### Exercise goal
Below are the records; output them exactly from the first line through the line with "Player 2 gets -1.", stopping there.

### Provided data
=======

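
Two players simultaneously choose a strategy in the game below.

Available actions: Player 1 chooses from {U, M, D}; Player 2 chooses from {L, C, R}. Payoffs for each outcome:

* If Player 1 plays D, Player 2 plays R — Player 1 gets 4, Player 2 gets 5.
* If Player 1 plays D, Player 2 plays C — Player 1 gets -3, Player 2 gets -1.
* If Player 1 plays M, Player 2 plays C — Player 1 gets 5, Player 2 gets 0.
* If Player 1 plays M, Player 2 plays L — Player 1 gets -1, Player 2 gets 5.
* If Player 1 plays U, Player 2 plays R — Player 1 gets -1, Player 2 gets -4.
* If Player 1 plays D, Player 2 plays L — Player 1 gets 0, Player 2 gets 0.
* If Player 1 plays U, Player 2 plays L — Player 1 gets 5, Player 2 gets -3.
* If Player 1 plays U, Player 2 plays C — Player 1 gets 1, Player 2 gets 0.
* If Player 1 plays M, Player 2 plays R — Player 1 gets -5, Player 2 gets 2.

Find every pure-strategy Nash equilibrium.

Pure NE: (D, R)

Player 1 against L: payoffs 5, -1, 0 → best response U.
Player 1 against C: payoffs 1, 5, -3 → best response M.
Player 1 against R: payoffs -1, -5, 4 → best response D.
Player 2 against U: payoffs -3, 0, -4 → best response C.
Player 2 against M: payoffs 5, 0, 2 → best response L.
Player 2 against D: payoffs 0, -1, 5 → best response R.
Mutual best responses: (D, R).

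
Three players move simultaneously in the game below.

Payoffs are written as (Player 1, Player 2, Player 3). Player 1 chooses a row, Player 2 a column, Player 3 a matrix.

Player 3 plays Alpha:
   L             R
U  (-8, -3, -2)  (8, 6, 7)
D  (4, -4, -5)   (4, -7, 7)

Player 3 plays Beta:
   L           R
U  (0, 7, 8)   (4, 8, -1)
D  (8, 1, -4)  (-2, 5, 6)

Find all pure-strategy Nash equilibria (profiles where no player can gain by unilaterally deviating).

Mark each player's best response to every combination of opponents' strategies; a profile where every player is best-responding is a pure Nash equilibrium.
Player 1 against (L, Alpha): payoffs -8, 4 → best response D.
Player 1 against (L, Beta): payoffs 0, 8 → best response D.
Player 1 against (R, Alpha): payoffs 8, 4 → best response U.
Player 1 against (R, Beta): payoffs 4, -2 → best response U.
Player 2 against (U, Alpha): payoffs -3, 6 → best response R.
Player 2 against (U, Beta): payoffs 7, 8 → best response R.
Player 2 against (D, Alpha): payoffs -4, -7 → best response L.
Player 2 against (D, Beta): payoffs 1, 5 → best response R.
Player 3 against (U, L): payoffs -2, 8 → best response Beta.
Player 3 against (U, R): payoffs 7, -1 → best response Alpha.
Player 3 against (D, L): payoffs -5, -4 → best response Beta.
Player 3 against (D, R): payoffs 7, 6 → best response Alpha.
Mutual best responses: (U, R, Alpha).

(U, R, Alpha)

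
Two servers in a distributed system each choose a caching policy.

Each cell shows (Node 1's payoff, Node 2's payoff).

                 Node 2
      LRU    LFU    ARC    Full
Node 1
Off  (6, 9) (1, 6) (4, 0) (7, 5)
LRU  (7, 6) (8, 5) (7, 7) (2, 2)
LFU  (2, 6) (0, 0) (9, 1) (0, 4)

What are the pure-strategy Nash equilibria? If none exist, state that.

There is no pure-strategy Nash equilibrium.

Node 1 against LRU: payoffs 6, 7, 2 → best response LRU.
Node 1 against LFU: payoffs 1, 8, 0 → best response LRU.
Node 1 against ARC: payoffs 4, 7, 9 → best response LFU.
Node 1 against Full: payoffs 7, 2, 0 → best response Off.
Node 2 against Off: payoffs 9, 6, 0, 5 → best response LRU.
Node 2 against LRU: payoffs 6, 5, 7, 2 → best response ARC.
Node 2 against LFU: payoffs 6, 0, 1, 4 → best response LRU.
No profile is a mutual best response for all players.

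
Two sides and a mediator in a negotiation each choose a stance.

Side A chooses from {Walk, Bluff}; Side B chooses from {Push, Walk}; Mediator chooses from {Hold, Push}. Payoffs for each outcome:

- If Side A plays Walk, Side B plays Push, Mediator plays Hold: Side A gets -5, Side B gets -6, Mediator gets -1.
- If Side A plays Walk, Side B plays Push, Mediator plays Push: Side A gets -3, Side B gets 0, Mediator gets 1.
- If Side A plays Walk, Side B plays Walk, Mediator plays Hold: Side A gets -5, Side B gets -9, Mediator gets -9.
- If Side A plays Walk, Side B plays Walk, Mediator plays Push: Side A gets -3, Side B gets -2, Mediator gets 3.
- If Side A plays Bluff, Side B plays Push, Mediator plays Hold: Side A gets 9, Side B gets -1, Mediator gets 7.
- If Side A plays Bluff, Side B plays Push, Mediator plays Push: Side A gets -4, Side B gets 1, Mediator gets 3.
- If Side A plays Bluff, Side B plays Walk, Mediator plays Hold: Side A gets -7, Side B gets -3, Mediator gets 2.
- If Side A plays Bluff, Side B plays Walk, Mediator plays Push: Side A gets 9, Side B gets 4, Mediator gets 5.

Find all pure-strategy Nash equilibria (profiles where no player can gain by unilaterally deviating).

(Walk, Push, Push); (Bluff, Push, Hold); (Bluff, Walk, Push)

Side A against (Push, Hold): payoffs -5, 9 → best response Bluff.
Side A against (Push, Push): payoffs -3, -4 → best response Walk.
Side A against (Walk, Hold): payoffs -5, -7 → best response Walk.
Side A against (Walk, Push): payoffs -3, 9 → best response Bluff.
Side B against (Walk, Hold): payoffs -6, -9 → best response Push.
Side B against (Walk, Push): payoffs 0, -2 → best response Push.
Side B against (Bluff, Hold): payoffs -1, -3 → best response Push.
Side B against (Bluff, Push): payoffs 1, 4 → best response Walk.
Mediator against (Walk, Push): payoffs -1, 1 → best response Push.
Mediator against (Walk, Walk): payoffs -9, 3 → best response Push.
Mediator against (Bluff, Push): payoffs 7, 3 → best response Hold.
Mediator against (Bluff, Walk): payoffs 2, 5 → best response Push.
Mutual best responses: (Walk, Push, Push); (Bluff, Push, Hold); (Bluff, Walk, Push).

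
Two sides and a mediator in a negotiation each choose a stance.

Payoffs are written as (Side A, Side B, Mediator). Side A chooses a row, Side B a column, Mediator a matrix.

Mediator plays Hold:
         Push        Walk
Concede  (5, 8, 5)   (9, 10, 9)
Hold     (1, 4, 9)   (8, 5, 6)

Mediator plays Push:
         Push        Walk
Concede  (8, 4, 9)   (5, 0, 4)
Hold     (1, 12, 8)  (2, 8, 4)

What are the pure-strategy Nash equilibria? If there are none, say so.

Side A against (Push, Hold): payoffs 5, 1 → best response Concede.
Side A against (Push, Push): payoffs 8, 1 → best response Concede.
Side A against (Walk, Hold): payoffs 9, 8 → best response Concede.
Side A against (Walk, Push): payoffs 5, 2 → best response Concede.
Side B against (Concede, Hold): payoffs 8, 10 → best response Walk.
Side B against (Concede, Push): payoffs 4, 0 → best response Push.
Side B against (Hold, Hold): payoffs 4, 5 → best response Walk.
Side B against (Hold, Push): payoffs 12, 8 → best response Push.
Mediator against (Concede, Push): payoffs 5, 9 → best response Push.
Mediator against (Concede, Walk): payoffs 9, 4 → best response Hold.
Mediator against (Hold, Push): payoffs 9, 8 → best response Hold.
Mediator against (Hold, Walk): payoffs 6, 4 → best response Hold.
Mutual best responses: (Concede, Push, Push); (Concede, Walk, Hold).

Pure-strategy Nash equilibria: (Concede, Push, Push), (Concede, Walk, Hold)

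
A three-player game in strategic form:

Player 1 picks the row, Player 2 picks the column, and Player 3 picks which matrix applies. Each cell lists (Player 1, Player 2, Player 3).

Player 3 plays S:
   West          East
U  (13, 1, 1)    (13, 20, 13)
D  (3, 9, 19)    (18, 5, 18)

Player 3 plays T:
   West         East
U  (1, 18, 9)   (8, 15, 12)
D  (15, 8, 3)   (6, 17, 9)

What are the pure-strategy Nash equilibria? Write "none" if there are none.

none

Check each profile: it is a Nash equilibrium iff no player can strictly gain by switching unilaterally.
(U, West, S): Player 2 can switch to East (1 → 20). Not NE.
(U, West, T): Player 1 can switch to D (1 → 15). Not NE.
(U, East, S): Player 1 can switch to D (13 → 18). Not NE.
(U, East, T): Player 2 can switch to West (15 → 18). Not NE.
(D, West, S): Player 1 can switch to U (3 → 13). Not NE.
(D, West, T): Player 2 can switch to East (8 → 17). Not NE.
(The remaining 2 profiles each have a profitable deviation by the same check.)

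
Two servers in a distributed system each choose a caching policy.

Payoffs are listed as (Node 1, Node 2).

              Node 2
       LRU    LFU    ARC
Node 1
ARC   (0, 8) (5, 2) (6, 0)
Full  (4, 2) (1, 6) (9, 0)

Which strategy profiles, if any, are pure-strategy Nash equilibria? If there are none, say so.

none

(ARC, LRU): Node 1 can switch to Full (0 → 4). Not NE.
(ARC, LFU): Node 2 can switch to LRU (2 → 8). Not NE.
(ARC, ARC): Node 1 can switch to Full (6 → 9). Not NE.
(Full, LRU): Node 2 can switch to LFU (2 → 6). Not NE.
(Full, LFU): Node 1 can switch to ARC (1 → 5). Not NE.
(Full, ARC): Node 2 can switch to LRU (0 → 2). Not NE.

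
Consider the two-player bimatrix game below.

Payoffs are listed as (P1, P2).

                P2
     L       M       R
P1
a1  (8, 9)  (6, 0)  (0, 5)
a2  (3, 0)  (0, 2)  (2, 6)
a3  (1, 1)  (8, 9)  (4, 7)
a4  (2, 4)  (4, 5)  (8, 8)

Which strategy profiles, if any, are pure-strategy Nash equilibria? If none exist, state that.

For each player, find the best response to each opponent profile; mutual best responses are the pure NE.
P1 against L: payoffs 8, 3, 1, 2 → best response a1.
P1 against M: payoffs 6, 0, 8, 4 → best response a3.
P1 against R: payoffs 0, 2, 4, 8 → best response a4.
P2 against a1: payoffs 9, 0, 5 → best response L.
P2 against a2: payoffs 0, 2, 6 → best response R.
P2 against a3: payoffs 1, 9, 7 → best response M.
P2 against a4: payoffs 4, 5, 8 → best response R.
Mutual best responses: (a1, L); (a3, M); (a4, R).

The pure Nash equilibria are (a1, L), (a3, M), (a4, R).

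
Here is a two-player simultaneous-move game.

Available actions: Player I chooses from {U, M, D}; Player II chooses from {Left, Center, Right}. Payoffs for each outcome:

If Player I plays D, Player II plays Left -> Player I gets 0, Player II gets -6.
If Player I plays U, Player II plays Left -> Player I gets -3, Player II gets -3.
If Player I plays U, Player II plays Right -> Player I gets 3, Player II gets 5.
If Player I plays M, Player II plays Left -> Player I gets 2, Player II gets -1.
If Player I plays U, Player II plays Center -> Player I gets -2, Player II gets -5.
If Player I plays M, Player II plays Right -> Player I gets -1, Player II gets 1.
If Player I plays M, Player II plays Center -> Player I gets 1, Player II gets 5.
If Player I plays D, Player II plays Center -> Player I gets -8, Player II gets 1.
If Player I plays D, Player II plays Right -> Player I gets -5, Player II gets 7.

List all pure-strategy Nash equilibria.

The pure Nash equilibria are (U, Right), (M, Center).

For each player, find the best response to each opponent profile; mutual best responses are the pure NE.
Player I against Left: payoffs -3, 2, 0 → best response M.
Player I against Center: payoffs -2, 1, -8 → best response M.
Player I against Right: payoffs 3, -1, -5 → best response U.
Player II against U: payoffs -3, -5, 5 → best response Right.
Player II against M: payoffs -1, 5, 1 → best response Center.
Player II against D: payoffs -6, 1, 7 → best response Right.
Mutual best responses: (U, Right); (M, Center).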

=======

### Solution for this problem
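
Two players simultaneously choose a strategy in the game below.

Available actions: Player 1 chooses from {U, M, D}; Player 2 chooses from {L, C, R}. Payoffs for each outcome:

* If Player 1 plays D, Player 2 plays R — Player 1 gets 4, Player 2 gets 5.
* If Player 1 plays D, Player 2 plays C — Player 1 gets -3, Player 2 gets -1.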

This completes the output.